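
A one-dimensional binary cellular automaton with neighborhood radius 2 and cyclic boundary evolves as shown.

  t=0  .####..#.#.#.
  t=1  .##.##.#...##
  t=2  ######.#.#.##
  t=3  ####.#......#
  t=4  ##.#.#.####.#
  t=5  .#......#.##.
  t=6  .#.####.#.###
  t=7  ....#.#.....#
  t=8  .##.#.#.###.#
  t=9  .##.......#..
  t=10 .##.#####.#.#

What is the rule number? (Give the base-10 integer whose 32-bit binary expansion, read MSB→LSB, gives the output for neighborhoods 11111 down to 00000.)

  [31] ##### => #  t=2,i=0
  [30] ####. => .  t=0,i=3
  [29] ###.# => #  t=2,i=5
  [28] ###.. => #  t=0,i=4
  [27] ##.## => #  t=1,i=0
  [26] ##.#. => .  t=1,i=6
  [25] ##..# => #  t=0,i=5
  [24] ##... => .  t=9,i=3
  [23] #.### => .  t=2,i=11
  [22] #.##. => #  t=1,i=1
  [21] #.#.# => .  t=0,i=9
  [20] #.#.. => #  t=0,i=11
  [19] #..## => .  t=0,i=0
  [18] #..#. => .  t=0,i=6
  [17] #...# => #  t=1,i=9
  [16] #.... => #  t=3,i=7
  [15] .#### => #  t=0,i=2
  [14] .###. => .  t=4,i=0
  [13] .##.# => #  t=1,i=2
  [12] .##.. => #  t=5,i=11
  [11] .#.## => .  t=2,i=10
  [10] .#.#. => .  t=0,i=8
  [9] .#..# => #  t=0,i=12
  [8] .#... => .  t=1,i=8
  [7] ..### => #  t=0,i=1
  [6] ..##. => #  t=1,i=11
  [5] ..#.# => #  t=0,i=7
  [4] ..#.. => #  t=5,i=1
  [3] ...## => .  t=1,i=10
  [2] ...#. => .  t=5,i=7
  [1] ....# => #  t=3,i=10
  [0] ..... => #  t=3,i=8
  bits 10111010010100111011001011110011 = 3126047475

3126047475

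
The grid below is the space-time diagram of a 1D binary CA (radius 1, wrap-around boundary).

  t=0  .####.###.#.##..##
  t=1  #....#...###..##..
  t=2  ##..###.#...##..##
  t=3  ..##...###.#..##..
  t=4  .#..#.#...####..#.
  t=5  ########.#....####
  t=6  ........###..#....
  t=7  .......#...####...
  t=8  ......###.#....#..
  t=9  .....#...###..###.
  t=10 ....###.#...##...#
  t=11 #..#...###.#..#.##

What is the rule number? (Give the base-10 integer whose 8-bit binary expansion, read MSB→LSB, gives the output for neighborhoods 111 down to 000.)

54

  ###|.  b7=0 t=0,i=2
  ##.|.  b6=0 t=0,i=4
  #.#|#  b5=1 t=0,i=0
  #..|#  b4=1 t=0,i=14
  .##|.  b3=0 t=0,i=1
  .#.|#  b2=1 t=0,i=10
  ..#|#  b1=1 t=0,i=15
  ...|.  b0=0 t=1,i=2
  bits 00110110 = 54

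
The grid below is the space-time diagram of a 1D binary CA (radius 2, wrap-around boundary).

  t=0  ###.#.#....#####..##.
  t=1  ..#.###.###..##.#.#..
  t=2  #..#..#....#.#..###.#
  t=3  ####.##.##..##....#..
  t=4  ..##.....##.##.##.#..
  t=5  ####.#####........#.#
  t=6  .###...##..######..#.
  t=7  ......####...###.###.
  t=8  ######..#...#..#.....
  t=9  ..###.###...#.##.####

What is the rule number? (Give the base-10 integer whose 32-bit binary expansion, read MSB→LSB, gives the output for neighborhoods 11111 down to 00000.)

3795131483

  #####|#  b31=1 t=0,i=13
  ####.|#  b30=1 t=0,i=14
  ###.#|#  b29=1 t=0,i=2
  ###..|.  b28=0 t=0,i=15
  ##.##|.  b27=0 t=0,i=20
  ##.#.|.  b26=0 t=0,i=3
  ##..#|#  b25=1 t=0,i=16
  ##...|.  b24=0 t=3,i=14
  #.###|.  b23=0 t=0,i=0
  #.##.|.  b22=0 t=2,i=20
  #.#.#|#  b21=1 t=0,i=4
  #.#..|#  b20=1 t=0,i=6
  #..##|.  b19=0 t=0,i=17
  #..#.|#  b18=1 t=2,i=2
  #...#|.  b17=0 t=6,i=5
  #....|#  b16=1 t=0,i=8
  .####|.  b15=0 t=0,i=12
  .###.|.  b14=0 t=0,i=1
  .##.#|.  b13=0 t=0,i=19
  .##..|#  b12=1 t=2,i=0
  .#.##|#  b11=1 t=1,i=3
  .#.#.|#  b10=1 t=0,i=5
  .#..#|.  b9=0 t=2,i=4
  .#...|.  b8=0 t=0,i=7
  ..###|.  b7=0 t=0,i=11
  ..##.|#  b6=1 t=0,i=18
  ..#.#|.  b5=0 t=1,i=2
  ..#..|#  b4=1 t=2,i=3
  ...##|#  b3=1 t=0,i=10
  ...#.|.  b2=0 t=1,i=1
  ....#|#  b1=1 t=0,i=9
  .....|#  b0=1 t=4,i=6
  bits 11100010001101010001110001011011 = 3795131483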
________________________
Aim of the task: Determine how many lines of the listing include the word "space" and report nothing but the number.

Problem solution: 2